- DIRECTIONS
Only an exact repetition of every entry counts as the answer.

[Items listed in a dataset]
==================================================

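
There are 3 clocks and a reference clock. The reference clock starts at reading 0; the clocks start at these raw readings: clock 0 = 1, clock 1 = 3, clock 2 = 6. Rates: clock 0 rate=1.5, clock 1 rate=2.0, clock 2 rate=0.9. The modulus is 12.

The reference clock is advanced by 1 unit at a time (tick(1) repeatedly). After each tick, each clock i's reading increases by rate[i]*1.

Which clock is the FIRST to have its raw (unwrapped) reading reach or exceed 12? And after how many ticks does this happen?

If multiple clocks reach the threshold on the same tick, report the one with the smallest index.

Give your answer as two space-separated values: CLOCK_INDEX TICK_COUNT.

Answer: 1 5

Derivation:
clock 0: start=1, rate=1.5, needs 12-1 = 11; ticks = ceil(11/1.5) = ceil(7.3333) = 8; reading at tick 8 = 1 + 1.5*8 = 13.0000
clock 1: start=3, rate=2.0, needs 12-3 = 9; ticks = ceil(9/2.0) = ceil(4.5000) = 5; reading at tick 5 = 3 + 2.0*5 = 13.0000
clock 2: start=6, rate=0.9, needs 12-6 = 6; ticks = ceil(6/0.9) = ceil(6.6667) = 7; reading at tick 7 = 6 + 0.9*7 = 12.3000
Minimum tick count = 5; winners = [1]; smallest index = 1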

==================================================

- SOLUTION
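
There are 3 clocks and a reference clock. The reference clock starts at reading 0; the clocks start at these raw readings: clock 0 = 1, clock 1 = 3, clock 2 = 6. Rates: clock 0 rate=1.5, clock 1 rate=2.0, clock 2 rate=0.9. The modulus is 12.

The reference clock is advanced by 1 unit at a time (tick(1) repeatedly). After each tick, each clock i's reading increases by rate[i]*1.

Which clock is the FIRST to have its raw (unwrapped) reading reach or exceed 12? And after how many ticks does this happen?

If multiple clocks reach the threshold on the same tick, report the one with the smallest index.

Give your answer as two space-separated values: CLOCK_INDEX TICK_COUNT.

Answer: 1 5

Derivation:
clock 0: start=1, rate=1.5, needs 12-1 = 11; ticks = ceil(11/1.5) = ceil(7.3333) = 8; reading at tick 8 = 1 + 1.5*8 = 13.0000
clock 1: start=3, rate=2.0, needs 12-3 = 9; ticks = ceil(9/2.0) = ceil(4.5000) = 5; reading at tick 5 = 3 + 2.0*5 = 13.0000
clock 2: start=6, rate=0.9, needs 12-6 = 6; ticks = ceil(6/0.9) = ceil(6.6667) = 7; reading at tick 7 = 6 + 0.9*7 = 12.3000
Minimum tick count = 5; winners = [1]; smallest index = 1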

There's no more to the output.